> _Problem to work on_
Repeat the entries exactly as they are written.

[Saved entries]
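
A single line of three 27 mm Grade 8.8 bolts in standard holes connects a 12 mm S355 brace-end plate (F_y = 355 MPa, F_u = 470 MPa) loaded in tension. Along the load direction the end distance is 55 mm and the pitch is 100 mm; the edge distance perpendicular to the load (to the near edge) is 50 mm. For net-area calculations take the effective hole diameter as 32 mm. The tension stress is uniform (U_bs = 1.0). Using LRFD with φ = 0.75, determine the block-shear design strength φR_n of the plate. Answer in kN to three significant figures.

Shear plane L_v = 55 + 2·100 = 255 mm; A_gv = 255 × 12 = 3060 mm².
A_nv = (255 − 2.5·32) × 12 = 2100 mm².
A_nt = (50 − 0.5·32) × 12 = 408 mm².
0.6 F_u A_nv = 592.2 kN; 0.6 F_y A_gv = 651.8 kN → shear rupture governs the shear term.
R_n = 592.2 + 1.0 × 470 × 408 / 1000 = 784 kN.
Design strength φR_n = 0.75 × 784 = 588 kN.

588 kN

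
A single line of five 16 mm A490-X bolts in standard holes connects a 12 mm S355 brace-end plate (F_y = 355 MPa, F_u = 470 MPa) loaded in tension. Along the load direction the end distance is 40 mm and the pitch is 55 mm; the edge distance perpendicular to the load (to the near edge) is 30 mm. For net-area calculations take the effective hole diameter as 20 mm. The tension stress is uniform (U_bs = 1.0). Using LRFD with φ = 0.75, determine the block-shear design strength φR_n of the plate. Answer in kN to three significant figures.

516 kN

Shear plane L_v = 40 + 4·55 = 260 mm; A_gv = 260 × 12 = 3120 mm².
A_nv = (260 − 4.5·20) × 12 = 2040 mm².
A_nt = (30 − 0.5·20) × 12 = 240 mm².
0.6 F_u A_nv = 575.3 kN; 0.6 F_y A_gv = 664.6 kN → shear rupture governs the shear term.
R_n = 575.3 + 1.0 × 470 × 240 / 1000 = 688.1 kN.
Design strength φR_n = 0.75 × 688.1 = 516 kN.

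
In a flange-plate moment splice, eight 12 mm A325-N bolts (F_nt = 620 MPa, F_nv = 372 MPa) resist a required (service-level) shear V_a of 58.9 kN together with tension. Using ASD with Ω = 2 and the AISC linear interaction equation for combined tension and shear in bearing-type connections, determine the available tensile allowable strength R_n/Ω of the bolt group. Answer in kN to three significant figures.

266 kN

A_b = π·12²/4 = 113.1 mm²; f_rv = 58.9 × 1000 / (8 × 113.1) = 65.1 MPa.
F'_nt = 1.3 F_nt − (Ω F_nt / F_nv) f_rv = 1.3·620 − (2·620/372)·65.1 = 589 MPa, capped at F_nt → F'_nt = 589 MPa.
R_n = F'_nt · A_b · n = 589 × 113.1 × 8 / 1000 = 532.9 kN.
Allowable strength R_n/Ω = 532.9 / 2 = 266 kN.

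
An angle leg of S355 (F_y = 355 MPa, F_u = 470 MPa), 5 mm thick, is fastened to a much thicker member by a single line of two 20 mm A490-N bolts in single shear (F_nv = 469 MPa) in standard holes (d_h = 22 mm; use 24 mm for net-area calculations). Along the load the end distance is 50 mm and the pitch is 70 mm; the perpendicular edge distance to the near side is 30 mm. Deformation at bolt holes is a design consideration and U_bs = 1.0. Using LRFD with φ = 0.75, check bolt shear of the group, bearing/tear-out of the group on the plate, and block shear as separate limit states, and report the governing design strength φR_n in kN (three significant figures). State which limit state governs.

121 kN (block shear governs)

Bolt shear: A_b = π·20²/4 = 314.2 mm²; R_n = 469 × 314.2 × 2 × 1 / 1000 = 294.7 kN → 0.75 × 294.7 = 221 kN.
Bearing: edge l_c = 39, r_n = 110 kN; interior l_c = 48, r_n = 112.8 kN; R_n = 110 + 1·112.8 = 222.8 kN → 167 kN.
Block shear: A_gv = 600, A_nv = 420, A_nt = 90 mm²; R_n = min(0.6F_uA_nv, 0.6F_yA_gv) + U_bs·F_u·A_nt = 160.7 kN → 121 kN.
Block shear governs: 121 kN.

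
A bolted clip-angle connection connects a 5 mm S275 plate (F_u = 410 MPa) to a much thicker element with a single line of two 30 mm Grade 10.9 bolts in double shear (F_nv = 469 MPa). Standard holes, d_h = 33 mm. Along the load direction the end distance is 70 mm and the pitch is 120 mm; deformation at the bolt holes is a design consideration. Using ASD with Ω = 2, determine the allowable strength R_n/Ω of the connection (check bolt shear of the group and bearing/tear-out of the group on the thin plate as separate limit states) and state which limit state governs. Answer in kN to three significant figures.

140 kN (bearing governs)

Bolt shear: A_b = π·30²/4 = 706.9 mm²; R_n = 469 × 706.9 × 2 × 2 / 1000 = 1326 kN → 1326 / 2 = 663 kN.
Bearing (1.2 l_c t F_u ≤ 2.4 d t F_u): upper limit = 2.4·30·5·410 / 1000 = 147.6 kN.
  Edge l_c = 70 − 33/2 = 53.5 → r_n = 131.6 kN; interior l_c = 120 − 33 = 87 → r_n = 147.6 kN.
  R_n,bearing = 1·131.6 + 1·147.6 = 279.2 kN → 279.2 / 2 = 140 kN.
Bearing governs: 140 kN.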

> _Written response_
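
A single line of three 27 mm Grade 8.8 bolts in standard holes connects a 12 mm S355 brace-end plate (F_y = 355 MPa, F_u = 470 MPa) loaded in tension. Along the load direction the end distance is 55 mm and the pitch is 100 mm; the edge distance perpendicular to the load (to the near edge) is 50 mm. For net-area calculations take the effective hole diameter as 32 mm. The tension stress is uniform (U_bs = 1.0). Using LRFD with φ = 0.75, determine the block-shear design strength φR_n of the plate. Answer in kN to three significant figures.

Shear plane L_v = 55 + 2·100 = 255 mm; A_gv = 255 × 12 = 3060 mm².
A_nv = (255 − 2.5·32) × 12 = 2100 mm².
A_nt = (50 − 0.5·32) × 12 = 408 mm².
0.6 F_u A_nv = 592.2 kN; 0.6 F_y A_gv = 651.8 kN → shear rupture governs the shear term.
R_n = 592.2 + 1.0 × 470 × 408 / 1000 = 784 kN.
Design strength φR_n = 0.75 × 784 = 588 kN.

588 kN

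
A single line of five 16 mm A490-X bolts in standard holes connects a 12 mm S355 brace-end plate (F_y = 355 MPa, F_u = 470 MPa) loaded in tension. Along the load direction the end distance is 40 mm and the pitch is 55 mm; the edge distance perpendicular to the load (to the near edge) is 30 mm. For net-area calculations take the effective hole diameter as 20 mm. The tension stress is uniform (U_bs = 1.0). Using LRFD with φ = 0.75, determine the block-shear design strength φR_n of the plate. Answer in kN to three significant figures.

516 kN

Shear plane L_v = 40 + 4·55 = 260 mm; A_gv = 260 × 12 = 3120 mm².
A_nv = (260 − 4.5·20) × 12 = 2040 mm².
A_nt = (30 − 0.5·20) × 12 = 240 mm².
0.6 F_u A_nv = 575.3 kN; 0.6 F_y A_gv = 664.6 kN → shear rupture governs the shear term.
R_n = 575.3 + 1.0 × 470 × 240 / 1000 = 688.1 kN.
Design strength φR_n = 0.75 × 688.1 = 516 kN.

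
In a flange-plate moment splice, eight 12 mm A325-N bolts (F_nt = 620 MPa, F_nv = 372 MPa) resist a required (service-level) shear V_a of 58.9 kN together with tension. Using ASD with Ω = 2 and the AISC linear interaction equation for combined tension and shear in bearing-type connections, determine the available tensile allowable strength R_n/Ω of the bolt group. Answer in kN to three significant figures.

266 kN

A_b = π·12²/4 = 113.1 mm²; f_rv = 58.9 × 1000 / (8 × 113.1) = 65.1 MPa.
F'_nt = 1.3 F_nt − (Ω F_nt / F_nv) f_rv = 1.3·620 − (2·620/372)·65.1 = 589 MPa, capped at F_nt → F'_nt = 589 MPa.
R_n = F'_nt · A_b · n = 589 × 113.1 × 8 / 1000 = 532.9 kN.
Allowable strength R_n/Ω = 532.9 / 2 = 266 kN.

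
An angle leg of S355 (F_y = 355 MPa, F_u = 470 MPa), 5 mm thick, is fastened to a much thicker member by a single line of two 20 mm A490-N bolts in single shear (F_nv = 469 MPa) in standard holes (d_h = 22 mm; use 24 mm for net-area calculations). Along the load the end distance is 50 mm and the pitch is 70 mm; the perpendicular edge distance to the near side is 30 mm. Deformation at bolt holes is a design consideration and U_bs = 1.0. Using LRFD with φ = 0.75, check bolt shear of the group, bearing/tear-out of the group on the plate, and block shear as separate limit states, and report the governing design strength φR_n in kN (three significant figures). State which limit state governs.

121 kN (block shear governs)

Bolt shear: A_b = π·20²/4 = 314.2 mm²; R_n = 469 × 314.2 × 2 × 1 / 1000 = 294.7 kN → 0.75 × 294.7 = 221 kN.
Bearing: edge l_c = 39, r_n = 110 kN; interior l_c = 48, r_n = 112.8 kN; R_n = 110 + 1·112.8 = 222.8 kN → 167 kN.
Block shear: A_gv = 600, A_nv = 420, A_nt = 90 mm²; R_n = min(0.6F_uA_nv, 0.6F_yA_gv) + U_bs·F_u·A_nt = 160.7 kN → 121 kN.
Block shear governs: 121 kN.

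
A bolted clip-angle connection connects a 5 mm S275 plate (F_u = 410 MPa) to a much thicker element with a single line of two 30 mm Grade 10.9 bolts in double shear (F_nv = 469 MPa). Standard holes, d_h = 33 mm. Along the load direction the end distance is 70 mm and the pitch is 120 mm; deformation at the bolt holes is a design consideration. Using ASD with Ω = 2, determine the allowable strength R_n/Ω of the connection (check bolt shear of the group and bearing/tear-out of the group on the thin plate as separate limit states) and state which limit state governs. Answer in kN to three significant figures.

140 kN (bearing governs)

Bolt shear: A_b = π·30²/4 = 706.9 mm²; R_n = 469 × 706.9 × 2 × 2 / 1000 = 1326 kN → 1326 / 2 = 663 kN.
Bearing (1.2 l_c t F_u ≤ 2.4 d t F_u): upper limit = 2.4·30·5·410 / 1000 = 147.6 kN.
  Edge l_c = 70 − 33/2 = 53.5 → r_n = 131.6 kN; interior l_c = 120 − 33 = 87 → r_n = 147.6 kN.
  R_n,bearing = 1·131.6 + 1·147.6 = 279.2 kN → 279.2 / 2 = 140 kN.
Bearing governs: 140 kN.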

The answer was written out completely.